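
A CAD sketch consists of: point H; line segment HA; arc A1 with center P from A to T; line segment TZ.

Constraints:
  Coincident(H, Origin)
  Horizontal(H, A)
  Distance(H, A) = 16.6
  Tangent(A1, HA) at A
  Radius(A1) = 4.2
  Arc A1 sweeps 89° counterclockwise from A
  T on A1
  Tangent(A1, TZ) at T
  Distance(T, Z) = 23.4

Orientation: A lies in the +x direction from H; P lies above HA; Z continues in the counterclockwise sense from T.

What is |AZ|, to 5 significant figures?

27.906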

□ □ □ □

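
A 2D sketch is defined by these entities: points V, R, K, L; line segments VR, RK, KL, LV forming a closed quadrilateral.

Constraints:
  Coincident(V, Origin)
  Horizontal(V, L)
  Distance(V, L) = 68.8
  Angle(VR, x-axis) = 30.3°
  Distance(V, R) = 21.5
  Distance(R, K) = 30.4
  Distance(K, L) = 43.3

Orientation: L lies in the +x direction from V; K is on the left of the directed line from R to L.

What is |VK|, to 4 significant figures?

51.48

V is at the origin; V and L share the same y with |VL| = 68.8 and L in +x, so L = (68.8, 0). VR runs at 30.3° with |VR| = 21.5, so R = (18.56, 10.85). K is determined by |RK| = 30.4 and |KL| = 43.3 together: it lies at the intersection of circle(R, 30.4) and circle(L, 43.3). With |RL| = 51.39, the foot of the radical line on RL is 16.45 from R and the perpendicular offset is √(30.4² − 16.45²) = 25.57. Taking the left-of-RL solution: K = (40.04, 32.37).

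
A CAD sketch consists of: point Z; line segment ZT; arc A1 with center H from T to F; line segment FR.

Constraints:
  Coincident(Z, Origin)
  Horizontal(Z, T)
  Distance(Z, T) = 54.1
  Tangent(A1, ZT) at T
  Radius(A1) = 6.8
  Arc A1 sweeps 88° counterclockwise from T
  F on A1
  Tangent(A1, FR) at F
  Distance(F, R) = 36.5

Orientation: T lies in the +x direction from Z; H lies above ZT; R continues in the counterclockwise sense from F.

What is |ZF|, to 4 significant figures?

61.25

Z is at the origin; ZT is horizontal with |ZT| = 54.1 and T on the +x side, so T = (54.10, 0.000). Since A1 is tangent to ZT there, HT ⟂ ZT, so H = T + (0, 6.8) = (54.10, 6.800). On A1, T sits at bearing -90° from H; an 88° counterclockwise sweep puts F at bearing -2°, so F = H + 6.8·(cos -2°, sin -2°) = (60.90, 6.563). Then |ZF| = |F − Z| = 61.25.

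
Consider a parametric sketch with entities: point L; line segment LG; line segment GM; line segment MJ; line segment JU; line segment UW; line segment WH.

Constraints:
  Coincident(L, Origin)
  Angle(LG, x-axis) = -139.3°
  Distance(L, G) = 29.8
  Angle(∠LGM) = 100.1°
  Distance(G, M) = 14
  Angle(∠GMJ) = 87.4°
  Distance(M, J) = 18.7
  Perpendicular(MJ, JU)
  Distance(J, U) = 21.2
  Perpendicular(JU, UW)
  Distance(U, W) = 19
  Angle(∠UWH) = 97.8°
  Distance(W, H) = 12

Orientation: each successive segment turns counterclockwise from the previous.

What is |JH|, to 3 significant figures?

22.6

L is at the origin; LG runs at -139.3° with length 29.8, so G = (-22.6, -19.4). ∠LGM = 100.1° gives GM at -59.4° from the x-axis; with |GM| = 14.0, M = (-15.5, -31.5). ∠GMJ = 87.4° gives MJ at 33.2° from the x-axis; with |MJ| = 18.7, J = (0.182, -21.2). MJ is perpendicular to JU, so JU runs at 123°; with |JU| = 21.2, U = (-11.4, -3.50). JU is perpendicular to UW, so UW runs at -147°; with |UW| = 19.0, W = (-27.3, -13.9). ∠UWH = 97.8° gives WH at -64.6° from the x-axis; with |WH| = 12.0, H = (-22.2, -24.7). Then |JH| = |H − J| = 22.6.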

□ □ □ □

> **TASK BRIEF**: Only lines with the word "Coincident" are needed. Copy them from the preceding records.

> **ANSWER BOX**:
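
  Coincident(H, Origin)
  Coincident(V, Origin)
  Coincident(Z, Origin)
  Coincident(L, Origin)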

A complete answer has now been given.